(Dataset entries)
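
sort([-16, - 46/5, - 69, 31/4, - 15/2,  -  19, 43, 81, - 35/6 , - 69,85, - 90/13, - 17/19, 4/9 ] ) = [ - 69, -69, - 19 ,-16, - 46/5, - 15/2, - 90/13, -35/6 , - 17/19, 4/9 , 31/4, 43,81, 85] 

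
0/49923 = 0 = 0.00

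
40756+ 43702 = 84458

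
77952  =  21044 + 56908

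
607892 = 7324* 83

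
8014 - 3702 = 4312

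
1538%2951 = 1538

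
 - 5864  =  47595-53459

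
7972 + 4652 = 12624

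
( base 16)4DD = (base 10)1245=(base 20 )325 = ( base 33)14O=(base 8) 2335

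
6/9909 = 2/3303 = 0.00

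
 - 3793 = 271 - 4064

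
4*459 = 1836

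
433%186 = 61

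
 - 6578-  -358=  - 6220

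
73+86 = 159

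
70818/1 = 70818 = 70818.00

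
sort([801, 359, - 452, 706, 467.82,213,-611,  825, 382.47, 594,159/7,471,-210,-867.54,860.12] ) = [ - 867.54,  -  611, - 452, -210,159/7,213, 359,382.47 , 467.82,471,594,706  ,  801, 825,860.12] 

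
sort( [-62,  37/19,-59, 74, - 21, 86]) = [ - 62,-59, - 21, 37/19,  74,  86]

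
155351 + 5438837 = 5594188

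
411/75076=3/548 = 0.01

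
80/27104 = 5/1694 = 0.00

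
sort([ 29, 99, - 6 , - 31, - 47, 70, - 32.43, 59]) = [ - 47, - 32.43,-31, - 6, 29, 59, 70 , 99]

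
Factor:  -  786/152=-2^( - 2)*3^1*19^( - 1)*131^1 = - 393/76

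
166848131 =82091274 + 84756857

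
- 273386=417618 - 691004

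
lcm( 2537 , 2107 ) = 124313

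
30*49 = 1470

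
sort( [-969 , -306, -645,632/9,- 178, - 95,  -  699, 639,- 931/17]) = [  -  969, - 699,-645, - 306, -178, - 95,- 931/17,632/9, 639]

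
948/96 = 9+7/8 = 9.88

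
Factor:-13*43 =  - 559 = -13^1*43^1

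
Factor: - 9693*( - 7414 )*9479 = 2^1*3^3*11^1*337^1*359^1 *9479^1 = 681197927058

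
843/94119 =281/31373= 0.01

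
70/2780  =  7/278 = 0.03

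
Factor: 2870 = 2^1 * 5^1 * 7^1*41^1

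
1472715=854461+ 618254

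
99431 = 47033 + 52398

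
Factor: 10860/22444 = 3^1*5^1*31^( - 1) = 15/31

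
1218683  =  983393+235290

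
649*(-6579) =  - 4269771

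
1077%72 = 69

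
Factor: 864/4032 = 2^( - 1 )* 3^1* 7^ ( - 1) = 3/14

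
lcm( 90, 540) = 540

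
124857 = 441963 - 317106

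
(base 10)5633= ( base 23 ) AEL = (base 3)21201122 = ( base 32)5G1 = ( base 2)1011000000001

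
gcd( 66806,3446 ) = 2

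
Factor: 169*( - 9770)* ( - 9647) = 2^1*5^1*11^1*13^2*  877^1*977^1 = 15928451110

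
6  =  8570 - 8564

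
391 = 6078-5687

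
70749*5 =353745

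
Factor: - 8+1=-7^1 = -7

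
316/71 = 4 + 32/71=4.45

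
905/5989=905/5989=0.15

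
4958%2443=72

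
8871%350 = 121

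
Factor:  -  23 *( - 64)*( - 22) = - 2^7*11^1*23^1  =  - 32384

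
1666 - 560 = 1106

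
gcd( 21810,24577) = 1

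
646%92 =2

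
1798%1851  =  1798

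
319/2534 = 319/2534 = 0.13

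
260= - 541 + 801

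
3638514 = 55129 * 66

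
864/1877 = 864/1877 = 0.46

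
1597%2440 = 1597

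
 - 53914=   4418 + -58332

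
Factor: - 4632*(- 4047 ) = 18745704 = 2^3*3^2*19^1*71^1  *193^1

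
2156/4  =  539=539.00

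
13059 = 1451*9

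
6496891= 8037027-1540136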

Problem description
Taking the entries from their first line through the line with "948/96 = 9+7/8 = 9.88", inclusive, restate each line word for word and give nothing else.

Response to this task
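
sort([-16, - 46/5, - 69, 31/4, - 15/2,  -  19, 43, 81, - 35/6 , - 69,85, - 90/13, - 17/19, 4/9 ] ) = [ - 69, -69, - 19 ,-16, - 46/5, - 15/2, - 90/13, -35/6 , - 17/19, 4/9 , 31/4, 43,81, 85] 

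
0/49923 = 0 = 0.00

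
40756+ 43702 = 84458

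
77952  =  21044 + 56908

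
607892 = 7324* 83

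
8014 - 3702 = 4312

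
1538%2951 = 1538

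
 - 5864  =  47595-53459

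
7972 + 4652 = 12624

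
( base 16)4DD = (base 10)1245=(base 20 )325 = ( base 33)14O=(base 8) 2335

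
6/9909 = 2/3303 = 0.00

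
 - 3793 = 271 - 4064

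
4*459 = 1836

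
433%186 = 61

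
 - 6578-  -358=  - 6220

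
73+86 = 159

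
70818/1 = 70818 = 70818.00

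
sort([801, 359, - 452, 706, 467.82,213,-611,  825, 382.47, 594,159/7,471,-210,-867.54,860.12] ) = [ - 867.54,  -  611, - 452, -210,159/7,213, 359,382.47 , 467.82,471,594,706  ,  801, 825,860.12] 

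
sort( [-62,  37/19,-59, 74, - 21, 86]) = [ - 62,-59, - 21, 37/19,  74,  86]

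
155351 + 5438837 = 5594188

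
411/75076=3/548 = 0.01

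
80/27104 = 5/1694 = 0.00

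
sort([ 29, 99, - 6 , - 31, - 47, 70, - 32.43, 59]) = [ - 47, - 32.43,-31, - 6, 29, 59, 70 , 99]

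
Factor:  -  786/152=-2^( - 2)*3^1*19^( - 1)*131^1 = - 393/76

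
166848131 =82091274 + 84756857

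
- 273386=417618 - 691004

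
lcm( 2537 , 2107 ) = 124313

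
30*49 = 1470

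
sort( [-969 , -306, -645,632/9,- 178, - 95,  -  699, 639,- 931/17]) = [  -  969, - 699,-645, - 306, -178, - 95,- 931/17,632/9, 639]

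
948/96 = 9+7/8 = 9.88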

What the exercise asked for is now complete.